## What is being asked:
Nothing in the entries below may be altered; print them as they stand.

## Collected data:
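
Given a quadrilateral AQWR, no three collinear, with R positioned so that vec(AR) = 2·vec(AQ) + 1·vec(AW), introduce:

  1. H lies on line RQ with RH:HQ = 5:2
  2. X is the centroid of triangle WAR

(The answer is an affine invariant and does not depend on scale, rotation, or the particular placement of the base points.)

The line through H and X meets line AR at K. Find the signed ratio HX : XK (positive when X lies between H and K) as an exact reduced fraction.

Set A = (0, 0), Q = (1, 0), W = (0, 1), R = (2, 1); any affine frame gives the same invariant.
1. H lies on line RQ with RH:HQ = 5:2 ⇒ H = (9/7, 2/7)
2. X is the centroid of triangle WAR ⇒ X = (2/3, 2/3)
line HX meets AR at K = (28/29, 14/29)
X = H + t·(K−H) with t = 29/15, so HX:XK = 29/15:-14/15

HX:XK = -29/14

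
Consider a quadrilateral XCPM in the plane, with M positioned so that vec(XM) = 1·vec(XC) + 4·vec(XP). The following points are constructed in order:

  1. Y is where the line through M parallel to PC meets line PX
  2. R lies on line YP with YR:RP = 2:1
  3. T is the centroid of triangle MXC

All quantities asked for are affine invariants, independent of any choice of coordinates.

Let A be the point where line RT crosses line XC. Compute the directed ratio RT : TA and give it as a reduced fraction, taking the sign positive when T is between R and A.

Assign X = (0, 0), C = (1, 0), P = (0, 1), M = (1, 4) — the answer is frame-independent, so this choice is without loss of generality.
1. Y is where the line through M parallel to PC meets line PX ⇒ Y = (0, 5)
2. R lies on line YP with YR:RP = 2:1 ⇒ R = (0, 7/3)
3. T is the centroid of triangle MXC ⇒ T = (2/3, 4/3)
line RT meets XC at A = (14/9, 0)
T = R + t·(A−R) with t = 3/7, so RT:TA = 3/7:4/7

RT:TA = 3/4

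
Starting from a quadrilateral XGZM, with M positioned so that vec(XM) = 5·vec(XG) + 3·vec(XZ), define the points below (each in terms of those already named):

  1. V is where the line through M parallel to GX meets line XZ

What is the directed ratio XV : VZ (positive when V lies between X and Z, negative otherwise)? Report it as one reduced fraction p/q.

Assign X = (0, 0), G = (1, 0), Z = (0, 1), M = (5, 3) — the answer is frame-independent, so this choice is without loss of generality.
1. V is where the line through M parallel to GX meets line XZ ⇒ V = (0, 3)
V = X + t·(Z−X) with t = 3, so XV:VZ = t:(1−t) = 3:-2

XV:VZ = -3/2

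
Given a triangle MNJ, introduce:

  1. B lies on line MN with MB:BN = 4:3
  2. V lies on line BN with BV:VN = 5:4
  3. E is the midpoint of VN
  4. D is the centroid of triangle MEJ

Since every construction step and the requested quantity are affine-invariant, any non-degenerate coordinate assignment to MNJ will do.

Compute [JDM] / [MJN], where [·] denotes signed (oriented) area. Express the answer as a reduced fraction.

Set M = (0, 0), N = (1, 0), J = (0, 1); any affine frame gives the same invariant.
1. B lies on line MN with MB:BN = 4:3 ⇒ B = (4/7, 0)
2. V lies on line BN with BV:VN = 5:4 ⇒ V = (17/21, 0)
3. E is the midpoint of VN ⇒ E = (19/21, 0)
4. D is the centroid of triangle MEJ ⇒ D = (19/63, 1/3)
2·[JDM] = -19/63, 2·[MJN] = -1
[JDM]:[MJN] = -19/63:-1 = 19/63

[JDM]:[MJN] = 19/63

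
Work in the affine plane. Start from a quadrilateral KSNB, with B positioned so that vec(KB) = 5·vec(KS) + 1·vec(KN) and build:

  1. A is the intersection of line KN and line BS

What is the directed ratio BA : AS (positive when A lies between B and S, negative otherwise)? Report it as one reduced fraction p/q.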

## Task answer:
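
Given a quadrilateral AQWR, no three collinear, with R positioned so that vec(AR) = 2·vec(AQ) + 1·vec(AW), introduce:

  1. H lies on line RQ with RH:HQ = 5:2
  2. X is the centroid of triangle WAR

(The answer is an affine invariant and does not depend on scale, rotation, or the particular placement of the base points.)

The line through H and X meets line AR at K. Find the signed ratio HX : XK (positive when X lies between H and K) as an exact reduced fraction.

Set A = (0, 0), Q = (1, 0), W = (0, 1), R = (2, 1); any affine frame gives the same invariant.
1. H lies on line RQ with RH:HQ = 5:2 ⇒ H = (9/7, 2/7)
2. X is the centroid of triangle WAR ⇒ X = (2/3, 2/3)
line HX meets AR at K = (28/29, 14/29)
X = H + t·(K−H) with t = 29/15, so HX:XK = 29/15:-14/15

HX:XK = -29/14

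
Consider a quadrilateral XCPM in the plane, with M positioned so that vec(XM) = 1·vec(XC) + 4·vec(XP). The following points are constructed in order:

  1. Y is where the line through M parallel to PC meets line PX
  2. R lies on line YP with YR:RP = 2:1
  3. T is the centroid of triangle MXC

All quantities asked for are affine invariants, independent of any choice of coordinates.

Let A be the point where line RT crosses line XC. Compute the directed ratio RT : TA and give it as a reduced fraction, taking the sign positive when T is between R and A.

Assign X = (0, 0), C = (1, 0), P = (0, 1), M = (1, 4) — the answer is frame-independent, so this choice is without loss of generality.
1. Y is where the line through M parallel to PC meets line PX ⇒ Y = (0, 5)
2. R lies on line YP with YR:RP = 2:1 ⇒ R = (0, 7/3)
3. T is the centroid of triangle MXC ⇒ T = (2/3, 4/3)
line RT meets XC at A = (14/9, 0)
T = R + t·(A−R) with t = 3/7, so RT:TA = 3/7:4/7

RT:TA = 3/4

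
Starting from a quadrilateral XGZM, with M positioned so that vec(XM) = 5·vec(XG) + 3·vec(XZ), define the points below (each in terms of those already named):

  1. V is where the line through M parallel to GX meets line XZ

What is the directed ratio XV : VZ (positive when V lies between X and Z, negative otherwise)? Report it as one reduced fraction p/q.

Assign X = (0, 0), G = (1, 0), Z = (0, 1), M = (5, 3) — the answer is frame-independent, so this choice is without loss of generality.
1. V is where the line through M parallel to GX meets line XZ ⇒ V = (0, 3)
V = X + t·(Z−X) with t = 3, so XV:VZ = t:(1−t) = 3:-2

XV:VZ = -3/2

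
Given a triangle MNJ, introduce:

  1. B lies on line MN with MB:BN = 4:3
  2. V lies on line BN with BV:VN = 5:4
  3. E is the midpoint of VN
  4. D is the centroid of triangle MEJ

Since every construction step and the requested quantity are affine-invariant, any non-degenerate coordinate assignment to MNJ will do.

Compute [JDM] / [MJN], where [·] denotes signed (oriented) area. Express the answer as a reduced fraction.

Set M = (0, 0), N = (1, 0), J = (0, 1); any affine frame gives the same invariant.
1. B lies on line MN with MB:BN = 4:3 ⇒ B = (4/7, 0)
2. V lies on line BN with BV:VN = 5:4 ⇒ V = (17/21, 0)
3. E is the midpoint of VN ⇒ E = (19/21, 0)
4. D is the centroid of triangle MEJ ⇒ D = (19/63, 1/3)
2·[JDM] = -19/63, 2·[MJN] = -1
[JDM]:[MJN] = -19/63:-1 = 19/63

[JDM]:[MJN] = 19/63

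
Work in the affine plane. Start from a quadrilateral KSNB, with B positioned so that vec(KB) = 5·vec(KS) + 1·vec(KN) and build:

  1. A is the intersection of line KN and line BS

What is the directed ratio BA : AS (positive when A lies between B and S, negative otherwise)? Report it as one reduced fraction p/q.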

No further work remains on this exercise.